The answer must consist of every line below that holds the word "vertices".

= Exercise material =
= = = = =
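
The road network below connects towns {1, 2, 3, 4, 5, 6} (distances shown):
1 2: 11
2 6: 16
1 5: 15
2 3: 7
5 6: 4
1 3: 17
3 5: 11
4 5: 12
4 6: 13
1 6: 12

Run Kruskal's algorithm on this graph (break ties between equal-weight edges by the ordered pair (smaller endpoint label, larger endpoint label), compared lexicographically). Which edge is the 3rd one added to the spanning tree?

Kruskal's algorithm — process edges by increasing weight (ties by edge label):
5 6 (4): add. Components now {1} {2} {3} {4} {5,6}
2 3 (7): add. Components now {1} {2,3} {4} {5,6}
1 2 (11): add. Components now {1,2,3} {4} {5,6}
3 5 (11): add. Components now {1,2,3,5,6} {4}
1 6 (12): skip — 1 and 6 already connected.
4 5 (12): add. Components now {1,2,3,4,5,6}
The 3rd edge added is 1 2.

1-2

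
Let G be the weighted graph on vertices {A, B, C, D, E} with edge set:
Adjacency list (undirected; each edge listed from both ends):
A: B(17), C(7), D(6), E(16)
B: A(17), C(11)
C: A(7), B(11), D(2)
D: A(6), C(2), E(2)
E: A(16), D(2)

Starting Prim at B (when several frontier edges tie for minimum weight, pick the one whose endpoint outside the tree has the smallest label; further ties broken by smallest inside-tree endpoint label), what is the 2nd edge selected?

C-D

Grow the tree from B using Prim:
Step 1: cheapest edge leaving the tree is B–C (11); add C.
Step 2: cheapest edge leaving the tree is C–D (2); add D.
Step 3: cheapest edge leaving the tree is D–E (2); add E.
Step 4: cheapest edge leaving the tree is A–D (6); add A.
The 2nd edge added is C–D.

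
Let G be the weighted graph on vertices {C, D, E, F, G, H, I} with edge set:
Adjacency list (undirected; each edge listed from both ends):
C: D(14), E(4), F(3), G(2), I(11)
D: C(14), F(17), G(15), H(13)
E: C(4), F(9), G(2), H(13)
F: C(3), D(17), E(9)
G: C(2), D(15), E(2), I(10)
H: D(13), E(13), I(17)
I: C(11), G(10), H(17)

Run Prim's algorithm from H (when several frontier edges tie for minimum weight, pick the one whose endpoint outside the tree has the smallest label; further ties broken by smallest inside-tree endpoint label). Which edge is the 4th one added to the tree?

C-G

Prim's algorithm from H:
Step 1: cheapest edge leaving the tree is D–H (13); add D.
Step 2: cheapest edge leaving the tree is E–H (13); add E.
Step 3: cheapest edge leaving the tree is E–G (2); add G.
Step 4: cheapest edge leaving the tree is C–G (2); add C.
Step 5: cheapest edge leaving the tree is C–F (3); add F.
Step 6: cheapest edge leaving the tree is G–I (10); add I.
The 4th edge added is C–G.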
= = = = =
= Written solution =
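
Let G be the weighted graph on vertices {A, B, C, D, E} with edge set:
Let G be the weighted graph on vertices {C, D, E, F, G, H, I} with edge set: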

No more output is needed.